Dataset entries
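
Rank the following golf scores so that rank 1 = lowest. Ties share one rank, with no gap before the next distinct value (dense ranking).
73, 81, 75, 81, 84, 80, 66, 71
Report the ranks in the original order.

Sorted (ascending): 66, 71, 73, 75, 80, 81, 81, 84
The 2 values of 81 share dense rank 6.
Remaining distinct values take the next consecutive integers.

3, 6, 4, 6, 7, 5, 1, 2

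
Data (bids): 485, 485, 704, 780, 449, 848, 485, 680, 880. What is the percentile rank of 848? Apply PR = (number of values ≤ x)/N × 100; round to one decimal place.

88.9

N = 9.
Strictly below 848: 7. Equal to 848: 1.
PR = 8/9 × 100 = 88.9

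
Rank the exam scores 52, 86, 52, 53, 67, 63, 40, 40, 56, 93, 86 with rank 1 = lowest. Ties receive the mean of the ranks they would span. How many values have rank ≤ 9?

8

Sorted (ascending): 40, 40, 52, 52, 53, 56, 63, 67, 86, 86, 93
The 2 values of 40 occupy positions 1–2 → average rank (1+2)/2 = 1.5.
The 2 values of 52 occupy positions 3–4 → average rank (3+4)/2 = 3.5.
The 2 values of 86 occupy positions 9–10 → average rank (9+10)/2 = 9.5.
Ranks ≤ 9: {1.5, 1.5, 3.5, 3.5, 5, 6, 7, 8} → 8 values.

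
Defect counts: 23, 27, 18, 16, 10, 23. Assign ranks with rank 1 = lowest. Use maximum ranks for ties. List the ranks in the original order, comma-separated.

5, 6, 3, 2, 1, 5

Sorted (ascending): 10, 16, 18, 23, 23, 27
The 2 values of 23 occupy positions 4–5 → each gets rank 5.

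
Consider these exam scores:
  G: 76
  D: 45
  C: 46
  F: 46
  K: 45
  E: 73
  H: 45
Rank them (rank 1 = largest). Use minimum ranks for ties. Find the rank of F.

Sorted (descending): 76, 73, 46, 46, 45, 45, 45
The 2 values of 46 occupy positions 3–4 → each gets rank 3.
The 3 values of 45 occupy positions 5–7 → each gets rank 5.
F has value 46 → rank 3.

3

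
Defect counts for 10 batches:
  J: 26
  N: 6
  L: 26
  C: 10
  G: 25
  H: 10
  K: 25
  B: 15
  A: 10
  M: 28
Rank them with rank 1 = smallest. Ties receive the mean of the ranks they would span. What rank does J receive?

8.5

Sorted (ascending): 6, 10, 10, 10, 15, 25, 25, 26, 26, 28
The 3 values of 10 occupy positions 2–4 → average rank 3.
The 2 values of 25 occupy positions 6–7 → average rank (6+7)/2 = 6.5.
The 2 values of 26 occupy positions 8–9 → average rank (8+9)/2 = 8.5.
J has value 26 → rank 8.5.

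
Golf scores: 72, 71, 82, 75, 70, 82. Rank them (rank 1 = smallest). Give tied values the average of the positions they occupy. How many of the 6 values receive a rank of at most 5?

4

Sorted (ascending): 70, 71, 72, 75, 82, 82
The 2 values of 82 occupy positions 5–6 → average rank (5+6)/2 = 5.5.
Ranks ≤ 5: {1, 2, 3, 4} → 4 values.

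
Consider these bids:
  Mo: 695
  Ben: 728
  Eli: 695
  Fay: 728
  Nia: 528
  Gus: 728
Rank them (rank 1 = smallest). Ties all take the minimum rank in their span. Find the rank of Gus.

Sorted (ascending): 528, 695, 695, 728, 728, 728
The 2 values of 695 occupy positions 2–3 → each gets rank 2.
The 3 values of 728 occupy positions 4–6 → each gets rank 4.
Gus has value 728 → rank 4.

4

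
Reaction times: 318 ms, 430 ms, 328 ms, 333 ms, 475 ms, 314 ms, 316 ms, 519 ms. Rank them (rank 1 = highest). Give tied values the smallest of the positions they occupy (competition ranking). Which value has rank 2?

Sorted (descending): 519, 475, 430, 333, 328, 318, 316, 314
No ties — each value takes its position as its rank.
Rank 2 → value 475.

475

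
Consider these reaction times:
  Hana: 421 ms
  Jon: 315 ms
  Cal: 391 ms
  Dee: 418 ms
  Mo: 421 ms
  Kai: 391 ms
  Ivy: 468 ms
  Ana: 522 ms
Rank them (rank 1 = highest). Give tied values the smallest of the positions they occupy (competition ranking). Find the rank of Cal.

Sorted (descending): 522, 468, 421, 421, 418, 391, 391, 315
The 2 values of 421 occupy positions 3–4 → each gets rank 3.
The 2 values of 391 occupy positions 6–7 → each gets rank 6.
Cal has value 391 ms → rank 6.

6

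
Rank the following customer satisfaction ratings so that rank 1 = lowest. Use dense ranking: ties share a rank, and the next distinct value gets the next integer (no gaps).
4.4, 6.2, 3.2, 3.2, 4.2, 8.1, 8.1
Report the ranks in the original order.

Sorted (ascending): 3.2, 3.2, 4.2, 4.4, 6.2, 8.1, 8.1
The 2 values of 3.2 share dense rank 1.
The 2 values of 8.1 share dense rank 5.
Remaining distinct values take the next consecutive integers.

3, 4, 1, 1, 2, 5, 5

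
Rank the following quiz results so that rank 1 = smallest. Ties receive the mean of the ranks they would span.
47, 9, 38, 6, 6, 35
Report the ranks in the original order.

Sorted (ascending): 6, 6, 9, 35, 38, 47
The 2 values of 6 occupy positions 1–2 → average rank (1+2)/2 = 1.5.

6, 3, 5, 1.5, 1.5, 4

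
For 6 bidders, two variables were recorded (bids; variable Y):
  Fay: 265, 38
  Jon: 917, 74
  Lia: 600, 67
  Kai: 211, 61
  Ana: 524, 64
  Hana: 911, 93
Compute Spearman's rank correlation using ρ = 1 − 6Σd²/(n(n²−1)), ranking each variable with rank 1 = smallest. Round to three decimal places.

0.886

Ranks of variable 1: 2, 6, 4, 1, 3, 5
Ranks of variable 2: 1, 5, 4, 2, 3, 6
d = r₁ − r₂: 1, 1, 0, -1, 0, -1
d²: 1, 1, 0, 1, 0, 1; Σd² = 4
ρ = 1 − 6·4/(6·35) = 1 − 24/210 = 0.886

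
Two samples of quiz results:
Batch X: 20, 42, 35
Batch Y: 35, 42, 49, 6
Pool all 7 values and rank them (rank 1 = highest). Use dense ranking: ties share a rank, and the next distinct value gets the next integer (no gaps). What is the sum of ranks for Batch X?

Sorted (descending): 49, 42, 42, 35, 35, 20, 6
The 2 values of 42 share dense rank 2.
The 2 values of 35 share dense rank 3.
Remaining distinct values take the next consecutive integers.
Batch X values → pooled ranks: 20→4, 42→2, 35→3
Rank sum = 4 + 2 + 3 = 9

9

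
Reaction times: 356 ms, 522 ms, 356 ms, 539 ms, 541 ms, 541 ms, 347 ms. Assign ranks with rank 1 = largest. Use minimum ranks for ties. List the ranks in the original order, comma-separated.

5, 4, 5, 3, 1, 1, 7

Sorted (descending): 541, 541, 539, 522, 356, 356, 347
The 2 values of 541 occupy positions 1–2 → each gets rank 1.
The 2 values of 356 occupy positions 5–6 → each gets rank 5.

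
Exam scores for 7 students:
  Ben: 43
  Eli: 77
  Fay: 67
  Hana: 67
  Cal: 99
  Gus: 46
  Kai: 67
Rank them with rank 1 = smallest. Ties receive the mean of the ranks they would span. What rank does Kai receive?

Sorted (ascending): 43, 46, 67, 67, 67, 77, 99
The 3 values of 67 occupy positions 3–5 → average rank 4.
Kai has value 67 → rank 4.

4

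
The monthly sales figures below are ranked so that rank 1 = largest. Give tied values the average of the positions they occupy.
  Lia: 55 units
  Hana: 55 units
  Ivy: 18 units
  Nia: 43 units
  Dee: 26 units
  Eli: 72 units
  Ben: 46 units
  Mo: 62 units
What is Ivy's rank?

Sorted (descending): 72, 62, 55, 55, 46, 43, 26, 18
The 2 values of 55 occupy positions 3–4 → average rank (3+4)/2 = 3.5.
Ivy has value 18 units → rank 8.

8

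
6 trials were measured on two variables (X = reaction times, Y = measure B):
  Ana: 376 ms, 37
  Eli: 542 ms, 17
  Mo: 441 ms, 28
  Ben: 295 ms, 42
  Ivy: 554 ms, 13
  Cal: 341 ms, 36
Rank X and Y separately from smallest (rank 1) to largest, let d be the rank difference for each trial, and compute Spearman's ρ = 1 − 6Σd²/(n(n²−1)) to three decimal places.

Ranks of variable 1: 3, 5, 4, 1, 6, 2
Ranks of variable 2: 5, 2, 3, 6, 1, 4
d = r₁ − r₂: -2, 3, 1, -5, 5, -2
d²: 4, 9, 1, 25, 25, 4; Σd² = 68
ρ = 1 − 6·68/(6·35) = 1 − 408/210 = -0.943

-0.943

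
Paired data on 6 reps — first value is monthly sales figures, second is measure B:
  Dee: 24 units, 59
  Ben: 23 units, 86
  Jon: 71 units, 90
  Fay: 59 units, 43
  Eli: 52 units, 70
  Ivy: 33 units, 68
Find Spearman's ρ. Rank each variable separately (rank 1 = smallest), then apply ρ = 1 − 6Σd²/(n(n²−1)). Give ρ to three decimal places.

Ranks of variable 1: 2, 1, 6, 5, 4, 3
Ranks of variable 2: 2, 5, 6, 1, 4, 3
d = r₁ − r₂: 0, -4, 0, 4, 0, 0
d²: 0, 16, 0, 16, 0, 0; Σd² = 32
ρ = 1 − 6·32/(6·35) = 1 − 192/210 = 0.086

0.086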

WHAT IS EXPECTED → Could you retype exactly the lines above, starting at the line that contains "rank of Cal." and ending at the line that contains "Batch Y: 35, 42, 49, 6", and nothing more?

OUTPUT OF THE EXERCISE →
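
Rank them (rank 1 = highest). Give tied values the smallest of the positions they occupy (competition ranking). Find the rank of Cal.

Sorted (descending): 522, 468, 421, 421, 418, 391, 391, 315
The 2 values of 421 occupy positions 3–4 → each gets rank 3.
The 2 values of 391 occupy positions 6–7 → each gets rank 6.
Cal has value 391 ms → rank 6.

6

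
Rank the following customer satisfaction ratings so that rank 1 = lowest. Use dense ranking: ties share a rank, and the next distinct value gets the next integer (no gaps).
4.4, 6.2, 3.2, 3.2, 4.2, 8.1, 8.1
Report the ranks in the original order.

Sorted (ascending): 3.2, 3.2, 4.2, 4.4, 6.2, 8.1, 8.1
The 2 values of 3.2 share dense rank 1.
The 2 values of 8.1 share dense rank 5.
Remaining distinct values take the next consecutive integers.

3, 4, 1, 1, 2, 5, 5

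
Rank the following quiz results so that rank 1 = smallest. Ties receive the mean of the ranks they would span.
47, 9, 38, 6, 6, 35
Report the ranks in the original order.

Sorted (ascending): 6, 6, 9, 35, 38, 47
The 2 values of 6 occupy positions 1–2 → average rank (1+2)/2 = 1.5.

6, 3, 5, 1.5, 1.5, 4

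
For 6 bidders, two variables were recorded (bids; variable Y):
  Fay: 265, 38
  Jon: 917, 74
  Lia: 600, 67
  Kai: 211, 61
  Ana: 524, 64
  Hana: 911, 93
Compute Spearman's rank correlation using ρ = 1 − 6Σd²/(n(n²−1)), ranking each variable with rank 1 = smallest. Round to three decimal places.

0.886

Ranks of variable 1: 2, 6, 4, 1, 3, 5
Ranks of variable 2: 1, 5, 4, 2, 3, 6
d = r₁ − r₂: 1, 1, 0, -1, 0, -1
d²: 1, 1, 0, 1, 0, 1; Σd² = 4
ρ = 1 − 6·4/(6·35) = 1 − 24/210 = 0.886

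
Two samples of quiz results:
Batch X: 20, 42, 35
Batch Y: 35, 42, 49, 6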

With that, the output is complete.